__Task instructions__. Return every line of the records that includes the string "adjacency".

__The data__.
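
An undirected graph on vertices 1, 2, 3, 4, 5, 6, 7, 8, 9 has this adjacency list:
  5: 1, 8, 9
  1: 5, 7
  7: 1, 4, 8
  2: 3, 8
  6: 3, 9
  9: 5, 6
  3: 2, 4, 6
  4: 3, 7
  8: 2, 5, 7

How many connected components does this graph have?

From 1: component {1, 2, 3, 4, 5, 6, 7, 8, 9}.
That's 1 component.

1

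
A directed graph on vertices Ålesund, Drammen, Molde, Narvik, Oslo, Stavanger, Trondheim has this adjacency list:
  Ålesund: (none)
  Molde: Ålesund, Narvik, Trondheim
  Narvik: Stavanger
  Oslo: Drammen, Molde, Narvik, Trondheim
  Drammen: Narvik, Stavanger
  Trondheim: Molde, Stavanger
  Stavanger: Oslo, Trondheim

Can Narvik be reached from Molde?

Yes

Explore from Molde.
Distance 1: reach Ålesund, Narvik, Trondheim.
Found Narvik.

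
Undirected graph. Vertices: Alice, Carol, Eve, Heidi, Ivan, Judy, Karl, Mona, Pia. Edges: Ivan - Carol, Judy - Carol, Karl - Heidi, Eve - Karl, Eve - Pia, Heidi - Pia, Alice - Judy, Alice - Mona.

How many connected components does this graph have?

From Alice: component {Alice, Carol, Ivan, Judy, Mona}.
From Eve: component {Eve, Heidi, Karl, Pia}.
That's 2 components.

2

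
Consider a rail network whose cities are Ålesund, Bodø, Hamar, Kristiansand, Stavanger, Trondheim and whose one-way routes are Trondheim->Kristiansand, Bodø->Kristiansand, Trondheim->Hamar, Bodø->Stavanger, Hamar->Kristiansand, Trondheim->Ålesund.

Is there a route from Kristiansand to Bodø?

Kristiansand has no outgoing edges, so nothing is reachable from it.

No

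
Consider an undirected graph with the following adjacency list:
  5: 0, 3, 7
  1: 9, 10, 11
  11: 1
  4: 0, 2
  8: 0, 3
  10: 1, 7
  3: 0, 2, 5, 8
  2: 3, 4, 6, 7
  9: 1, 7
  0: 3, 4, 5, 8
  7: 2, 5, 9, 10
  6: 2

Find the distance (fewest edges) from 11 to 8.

6

Distance 0: 11.
Distance 1: 1.
Distance 2: 9, 10.
Distance 3: 7.
Distance 4: 2, 5.
Distance 5: 0, 3, 4, 6.
Distance 6: 8 — contains 8.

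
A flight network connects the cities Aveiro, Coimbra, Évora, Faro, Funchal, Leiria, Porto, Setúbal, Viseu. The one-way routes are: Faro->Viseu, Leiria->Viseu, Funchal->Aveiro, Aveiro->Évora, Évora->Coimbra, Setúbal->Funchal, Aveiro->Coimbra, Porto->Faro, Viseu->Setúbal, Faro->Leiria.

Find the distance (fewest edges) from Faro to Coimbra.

5

Distance 0: Faro.
Distance 1: Leiria, Viseu.
Distance 2: Setúbal.
Distance 3: Funchal.
Distance 4: Aveiro.
Distance 5: Coimbra, Évora — contains Coimbra.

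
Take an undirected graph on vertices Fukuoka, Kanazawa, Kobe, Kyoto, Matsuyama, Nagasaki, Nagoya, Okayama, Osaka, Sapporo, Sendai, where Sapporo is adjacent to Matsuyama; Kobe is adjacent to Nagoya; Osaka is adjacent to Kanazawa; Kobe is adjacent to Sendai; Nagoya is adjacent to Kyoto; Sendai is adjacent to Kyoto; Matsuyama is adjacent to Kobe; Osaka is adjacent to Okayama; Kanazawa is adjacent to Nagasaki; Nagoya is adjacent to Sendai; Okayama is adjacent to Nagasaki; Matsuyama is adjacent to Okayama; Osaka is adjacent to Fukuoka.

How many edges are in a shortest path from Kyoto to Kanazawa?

6

Distance 0: Kyoto.
Distance 1: Nagoya, Sendai.
Distance 2: Kobe.
Distance 3: Matsuyama.
Distance 4: Okayama, Sapporo.
Distance 5: Nagasaki, Osaka.
Distance 6: Fukuoka, Kanazawa — contains Kanazawa.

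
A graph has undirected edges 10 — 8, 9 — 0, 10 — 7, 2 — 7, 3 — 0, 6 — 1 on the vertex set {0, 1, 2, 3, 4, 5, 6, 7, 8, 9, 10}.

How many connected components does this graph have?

From 0: component {0, 3, 9}.
From 1: component {1, 6}.
From 2: component {2, 7, 8, 10}.
From 4: component {4}.
From 5: component {5}.
That's 5 components.

5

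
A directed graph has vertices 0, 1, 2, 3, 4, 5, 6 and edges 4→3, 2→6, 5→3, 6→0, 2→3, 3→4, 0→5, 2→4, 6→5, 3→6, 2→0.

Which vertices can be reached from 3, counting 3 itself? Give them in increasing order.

0, 3, 4, 5, 6

Start at 3.
Its neighbours: 4, 6.
Then their neighbours: 0, 5.
Nothing further is reachable.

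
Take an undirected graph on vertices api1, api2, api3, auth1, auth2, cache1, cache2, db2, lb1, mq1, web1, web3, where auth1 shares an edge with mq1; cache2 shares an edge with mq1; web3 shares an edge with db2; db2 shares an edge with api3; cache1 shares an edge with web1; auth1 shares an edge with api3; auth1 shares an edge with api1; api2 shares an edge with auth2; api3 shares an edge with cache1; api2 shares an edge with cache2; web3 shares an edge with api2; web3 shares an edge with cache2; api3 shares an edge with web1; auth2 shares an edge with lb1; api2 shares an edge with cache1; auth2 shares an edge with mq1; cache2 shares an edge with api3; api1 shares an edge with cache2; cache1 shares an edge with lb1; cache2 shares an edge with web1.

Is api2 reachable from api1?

Explore from api1.
Distance 1: reach auth1, cache2.
Distance 2: reach api2, api3, mq1, web1, web3.
Found api2.

Yes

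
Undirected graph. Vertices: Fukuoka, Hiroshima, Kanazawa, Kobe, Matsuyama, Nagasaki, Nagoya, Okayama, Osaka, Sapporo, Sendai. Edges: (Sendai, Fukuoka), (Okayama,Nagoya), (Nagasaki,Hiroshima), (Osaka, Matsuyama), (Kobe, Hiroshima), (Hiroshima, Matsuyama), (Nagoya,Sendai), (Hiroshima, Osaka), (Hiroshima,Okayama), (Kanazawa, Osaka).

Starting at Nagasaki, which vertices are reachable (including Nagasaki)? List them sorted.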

__Written response__.
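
An undirected graph on vertices 1, 2, 3, 4, 5, 6, 7, 8, 9 has this adjacency list:
A directed graph on vertices Ålesund, Drammen, Molde, Narvik, Oslo, Stavanger, Trondheim has this adjacency list:
Consider an undirected graph with the following adjacency list: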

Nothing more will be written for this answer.